▶ _How to complete this task_:
The answer must restate every entry exactly as it appears.

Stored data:

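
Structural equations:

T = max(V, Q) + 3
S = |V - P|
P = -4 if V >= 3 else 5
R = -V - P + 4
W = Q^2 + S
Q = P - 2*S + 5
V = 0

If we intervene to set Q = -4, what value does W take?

21

The intervention breaks the incoming arrows to Q: Q = P - 2*S + 5 no longer applies, and Q = -4.
P = -4 if V >= 3 else 5  [with V=0]  = 5
S = |V - P|  [with V=0, P=5]  = 5
W = Q^2 + S  [with Q=-4, S=5]  = 21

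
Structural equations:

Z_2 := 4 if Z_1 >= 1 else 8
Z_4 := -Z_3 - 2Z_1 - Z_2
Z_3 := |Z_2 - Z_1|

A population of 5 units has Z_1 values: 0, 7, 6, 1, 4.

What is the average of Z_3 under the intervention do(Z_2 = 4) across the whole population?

Every unit gets Z_2=4 under the intervention. Z_3 values become 4, 3, 2, 3, 0; E[Z_3|do(Z_2=4)] = 2.4.

2.4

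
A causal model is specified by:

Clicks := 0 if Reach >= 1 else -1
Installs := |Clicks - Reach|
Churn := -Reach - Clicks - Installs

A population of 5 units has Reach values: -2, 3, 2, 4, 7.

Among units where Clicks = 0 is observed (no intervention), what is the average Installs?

E[Installs|Clicks=0] averages over only the 4 units with Clicks=0 (Reach = 3, 2, 4, 7): Installs = 3, 2, 4, 7, mean 4.

4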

▶ _Solution_:
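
Structural equations:

T = max(V, Q) + 3
S = |V - P|
P = -4 if V >= 3 else 5
R = -V - P + 4
W = Q^2 + S
Q = P - 2*S + 5
V = 0

If we intervene to set Q = -4, what value does W take?

21

The intervention breaks the incoming arrows to Q: Q = P - 2*S + 5 no longer applies, and Q = -4.
P = -4 if V >= 3 else 5  [with V=0]  = 5
S = |V - P|  [with V=0, P=5]  = 5
W = Q^2 + S  [with Q=-4, S=5]  = 21

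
Structural equations:

Z_2 := 4 if Z_1 >= 1 else 8
Z_4 := -Z_3 - 2Z_1 - Z_2
Z_3 := |Z_2 - Z_1|

A population of 5 units has Z_1 values: 0, 7, 6, 1, 4.

What is the average of Z_3 under the intervention do(Z_2 = 4) across the whole population?

Every unit gets Z_2=4 under the intervention. Z_3 values become 4, 3, 2, 3, 0; E[Z_3|do(Z_2=4)] = 2.4.

2.4

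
A causal model is specified by:

Clicks := 0 if Reach >= 1 else -1
Installs := |Clicks - Reach|
Churn := -Reach - Clicks - Installs

A population of 5 units has Reach values: -2, 3, 2, 4, 7.

Among units where Clicks = 0 is observed (no intervention), what is the average Installs?

E[Installs|Clicks=0] averages over only the 4 units with Clicks=0 (Reach = 3, 2, 4, 7): Installs = 3, 2, 4, 7, mean 4.

4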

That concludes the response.